» **TASK DETAILS**
Give the data below again, word for word.

[Stored entries]
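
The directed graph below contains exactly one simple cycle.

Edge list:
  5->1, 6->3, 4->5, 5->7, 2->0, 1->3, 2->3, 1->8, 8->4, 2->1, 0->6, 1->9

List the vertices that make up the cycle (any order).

DFS with gray/black marking from 1:
1 gray
  3 gray
  3 black
  9 gray
  9 black
  8 gray
    4 gray
      5 gray
        7 gray
        7 black
        5→1: 1 is gray → back edge
Back edge closes the cycle 1 → 8 → 4 → 5 → 1; its vertices are {1, 4, 5, 8}.

1, 4, 5, 8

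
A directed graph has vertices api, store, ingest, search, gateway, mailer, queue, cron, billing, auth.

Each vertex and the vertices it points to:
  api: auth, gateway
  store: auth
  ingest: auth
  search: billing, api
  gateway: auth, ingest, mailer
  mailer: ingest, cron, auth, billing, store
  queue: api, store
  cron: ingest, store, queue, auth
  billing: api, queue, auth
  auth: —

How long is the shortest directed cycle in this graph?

4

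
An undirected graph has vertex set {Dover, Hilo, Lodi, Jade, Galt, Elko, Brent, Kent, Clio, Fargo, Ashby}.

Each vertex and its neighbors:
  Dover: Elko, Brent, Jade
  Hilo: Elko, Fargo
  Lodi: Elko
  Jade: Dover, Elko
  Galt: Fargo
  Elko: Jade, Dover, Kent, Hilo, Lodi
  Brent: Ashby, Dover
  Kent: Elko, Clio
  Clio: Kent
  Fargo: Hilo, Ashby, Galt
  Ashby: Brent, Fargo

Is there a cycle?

Yes

DFS, tracking each vertex's parent; an edge to a visited non-parent vertex closes a cycle.
Start from Clio:
visit Clio (parent –)
  visit Kent (parent Clio)
    visit Elko (parent Kent)
      visit Jade (parent Elko)
        visit Dover (parent Jade)
          Dover–Elko: Elko visited and ≠ parent → cycle
Cycle: Elko – Jade – Dover – Elko.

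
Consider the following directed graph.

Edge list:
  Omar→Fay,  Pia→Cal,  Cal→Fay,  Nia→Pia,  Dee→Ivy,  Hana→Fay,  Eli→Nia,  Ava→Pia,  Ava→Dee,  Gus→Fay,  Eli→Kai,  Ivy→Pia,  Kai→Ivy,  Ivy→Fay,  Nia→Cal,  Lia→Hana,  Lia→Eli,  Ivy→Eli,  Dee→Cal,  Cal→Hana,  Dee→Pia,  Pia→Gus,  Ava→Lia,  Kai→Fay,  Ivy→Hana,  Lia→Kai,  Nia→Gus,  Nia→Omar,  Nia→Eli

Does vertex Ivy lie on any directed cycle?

Yes

Ivy is on a cycle iff Ivy can reach itself via ≥1 edge.
Ivy → Eli → Kai → Ivy — yes.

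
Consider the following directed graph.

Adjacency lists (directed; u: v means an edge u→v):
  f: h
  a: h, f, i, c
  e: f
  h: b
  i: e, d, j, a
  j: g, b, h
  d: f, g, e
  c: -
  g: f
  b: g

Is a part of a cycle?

Yes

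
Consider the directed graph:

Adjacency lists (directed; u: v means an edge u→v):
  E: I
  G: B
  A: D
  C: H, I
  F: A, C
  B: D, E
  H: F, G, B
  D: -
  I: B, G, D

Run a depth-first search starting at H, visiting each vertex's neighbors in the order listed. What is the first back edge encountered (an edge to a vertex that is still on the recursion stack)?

DFS from H (visiting each vertex's neighbors in the order listed); mark gray on enter, black on exit:
H gray
  F gray
    A gray
      D gray
      D black
    A black
    C gray
      C→H: H is gray → back edge
First back edge: C → H.

C→H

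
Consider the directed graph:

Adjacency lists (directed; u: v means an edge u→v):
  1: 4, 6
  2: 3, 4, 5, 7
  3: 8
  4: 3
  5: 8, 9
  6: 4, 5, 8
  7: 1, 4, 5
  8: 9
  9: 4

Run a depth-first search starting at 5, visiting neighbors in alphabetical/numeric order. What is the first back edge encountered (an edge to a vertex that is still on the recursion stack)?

3->8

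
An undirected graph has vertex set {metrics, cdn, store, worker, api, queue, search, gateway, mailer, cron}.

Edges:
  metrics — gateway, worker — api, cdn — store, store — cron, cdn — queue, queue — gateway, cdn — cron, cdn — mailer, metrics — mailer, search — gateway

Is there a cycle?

Yes

DFS, tracking each vertex's parent; an edge to a visited non-parent vertex closes a cycle.
Start from cdn:
visit cdn (parent –)
  visit store (parent cdn)
    visit cron (parent store)
      cron–store: parent, skip
      cron–cdn: cdn visited and ≠ parent → cycle
Cycle: cdn – store – cron – cdn.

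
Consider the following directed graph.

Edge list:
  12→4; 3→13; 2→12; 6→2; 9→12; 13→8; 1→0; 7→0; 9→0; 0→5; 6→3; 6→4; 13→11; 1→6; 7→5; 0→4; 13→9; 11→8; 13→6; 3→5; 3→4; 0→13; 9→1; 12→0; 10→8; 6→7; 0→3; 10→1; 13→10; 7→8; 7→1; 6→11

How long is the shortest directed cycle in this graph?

3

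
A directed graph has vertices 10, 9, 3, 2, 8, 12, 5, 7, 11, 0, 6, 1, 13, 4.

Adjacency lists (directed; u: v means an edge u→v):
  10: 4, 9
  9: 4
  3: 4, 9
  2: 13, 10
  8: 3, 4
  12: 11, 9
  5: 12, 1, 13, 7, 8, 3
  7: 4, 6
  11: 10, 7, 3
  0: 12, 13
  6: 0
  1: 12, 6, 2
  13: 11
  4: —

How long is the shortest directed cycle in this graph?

5

For each vertex v, BFS finds the shortest path from v back to v.
The shortest such closed walk is 6 → 0 → 13 → 11 → 7 → 6, length 5.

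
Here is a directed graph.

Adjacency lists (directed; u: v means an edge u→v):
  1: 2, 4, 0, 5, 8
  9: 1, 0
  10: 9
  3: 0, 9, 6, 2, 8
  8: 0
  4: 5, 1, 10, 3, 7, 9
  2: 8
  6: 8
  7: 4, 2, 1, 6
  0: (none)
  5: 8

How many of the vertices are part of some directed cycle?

A vertex is on a directed cycle iff it belongs to a strongly connected component of size ≥ 2 (or has a self-loop).
The vertices on cycles are {1, 3, 4, 7, 9, 10} — 6 in total.

6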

» **WORKED SOLUTION**
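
The directed graph below contains exactly one simple cycle.

Edge list:
  5->1, 6->3, 4->5, 5->7, 2->0, 1->3, 2->3, 1->8, 8->4, 2->1, 0->6, 1->9

List the vertices that make up the cycle (any order).

DFS with gray/black marking from 1:
1 gray
  3 gray
  3 black
  9 gray
  9 black
  8 gray
    4 gray
      5 gray
        7 gray
        7 black
        5→1: 1 is gray → back edge
Back edge closes the cycle 1 → 8 → 4 → 5 → 1; its vertices are {1, 4, 5, 8}.

1, 4, 5, 8

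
A directed graph has vertices api, store, ingest, search, gateway, mailer, queue, cron, billing, auth.

Each vertex and the vertices it points to:
  api: auth, gateway
  store: auth
  ingest: auth
  search: billing, api
  gateway: auth, ingest, mailer
  mailer: ingest, cron, auth, billing, store
  queue: api, store
  cron: ingest, store, queue, auth
  billing: api, queue, auth
  auth: —

How long is the shortest directed cycle in this graph?

4

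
An undirected graph has vertex set {Dover, Hilo, Lodi, Jade, Galt, Elko, Brent, Kent, Clio, Fargo, Ashby}.

Each vertex and its neighbors:
  Dover: Elko, Brent, Jade
  Hilo: Elko, Fargo
  Lodi: Elko
  Jade: Dover, Elko
  Galt: Fargo
  Elko: Jade, Dover, Kent, Hilo, Lodi
  Brent: Ashby, Dover
  Kent: Elko, Clio
  Clio: Kent
  Fargo: Hilo, Ashby, Galt
  Ashby: Brent, Fargo

Is there a cycle?

Yes

DFS, tracking each vertex's parent; an edge to a visited non-parent vertex closes a cycle.
Start from Clio:
visit Clio (parent –)
  visit Kent (parent Clio)
    visit Elko (parent Kent)
      visit Jade (parent Elko)
        visit Dover (parent Jade)
          Dover–Elko: Elko visited and ≠ parent → cycle
Cycle: Elko – Jade – Dover – Elko.

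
Consider the following directed graph.

Edge list:
  Omar→Fay,  Pia→Cal,  Cal→Fay,  Nia→Pia,  Dee→Ivy,  Hana→Fay,  Eli→Nia,  Ava→Pia,  Ava→Dee,  Gus→Fay,  Eli→Kai,  Ivy→Pia,  Kai→Ivy,  Ivy→Fay,  Nia→Cal,  Lia→Hana,  Lia→Eli,  Ivy→Eli,  Dee→Cal,  Cal→Hana,  Dee→Pia,  Pia→Gus,  Ava→Lia,  Kai→Fay,  Ivy→Hana,  Lia→Kai,  Nia→Gus,  Nia→Omar,  Nia→Eli

Does vertex Ivy lie on any directed cycle?

Yes

Ivy is on a cycle iff Ivy can reach itself via ≥1 edge.
Ivy → Eli → Kai → Ivy — yes.

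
Consider the following directed graph.

Adjacency lists (directed; u: v means an edge u→v):
  f: h
  a: h, f, i, c
  e: f
  h: b
  i: e, d, j, a
  j: g, b, h
  d: f, g, e
  c: -
  g: f
  b: g

Is a part of a cycle?

Yes

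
Consider the directed graph:

Adjacency lists (directed; u: v means an edge u→v):
  E: I
  G: B
  A: D
  C: H, I
  F: A, C
  B: D, E
  H: F, G, B
  D: -
  I: B, G, D

Run a depth-first search starting at H, visiting each vertex's neighbors in the order listed. What is the first back edge encountered (an edge to a vertex that is still on the recursion stack)?

DFS from H (visiting each vertex's neighbors in the order listed); mark gray on enter, black on exit:
H gray
  F gray
    A gray
      D gray
      D black
    A black
    C gray
      C→H: H is gray → back edge
First back edge: C → H.

C→H

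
Consider the directed graph:

Adjacency lists (directed; u: v means an edge u→v):
  1: 4, 6
  2: 3, 4, 5, 7
  3: 8
  4: 3
  5: 8, 9
  6: 4, 5, 8
  7: 1, 4, 5
  8: 9
  9: 4

Run a depth-first search starting at 5, visiting neighbors in alphabetical/numeric order. What is the first back edge encountered (an edge to a vertex that is still on the recursion stack)?

3->8

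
An undirected graph has vertex set {metrics, cdn, store, worker, api, queue, search, gateway, mailer, cron}.

Edges:
  metrics — gateway, worker — api, cdn — store, store — cron, cdn — queue, queue — gateway, cdn — cron, cdn — mailer, metrics — mailer, search — gateway

Is there a cycle?

Yes

DFS, tracking each vertex's parent; an edge to a visited non-parent vertex closes a cycle.
Start from cdn:
visit cdn (parent –)
  visit store (parent cdn)
    visit cron (parent store)
      cron–store: parent, skip
      cron–cdn: cdn visited and ≠ parent → cycle
Cycle: cdn – store – cron – cdn.

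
Consider the following directed graph.

Edge list:
  12→4; 3→13; 2→12; 6→2; 9→12; 13→8; 1→0; 7→0; 9→0; 0→5; 6→3; 6→4; 13→11; 1→6; 7→5; 0→4; 13→9; 11→8; 13→6; 3→5; 3→4; 0→13; 9→1; 12→0; 10→8; 6→7; 0→3; 10→1; 13→10; 7→8; 7→1; 6→11

How long is the shortest directed cycle in this graph?

3

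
A directed graph has vertices 10, 9, 3, 2, 8, 12, 5, 7, 11, 0, 6, 1, 13, 4.

Adjacency lists (directed; u: v means an edge u→v):
  10: 4, 9
  9: 4
  3: 4, 9
  2: 13, 10
  8: 3, 4
  12: 11, 9
  5: 12, 1, 13, 7, 8, 3
  7: 4, 6
  11: 10, 7, 3
  0: 12, 13
  6: 0
  1: 12, 6, 2
  13: 11
  4: —

How long is the shortest directed cycle in this graph?

5

For each vertex v, BFS finds the shortest path from v back to v.
The shortest such closed walk is 6 → 0 → 13 → 11 → 7 → 6, length 5.

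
Here is a directed graph.

Adjacency lists (directed; u: v means an edge u→v):
  1: 2, 4, 0, 5, 8
  9: 1, 0
  10: 9
  3: 0, 9, 6, 2, 8
  8: 0
  4: 5, 1, 10, 3, 7, 9
  2: 8
  6: 8
  7: 4, 2, 1, 6
  0: (none)
  5: 8

How many of the vertices are part of some directed cycle?

A vertex is on a directed cycle iff it belongs to a strongly connected component of size ≥ 2 (or has a self-loop).
The vertices on cycles are {1, 3, 4, 7, 9, 10} — 6 in total.

6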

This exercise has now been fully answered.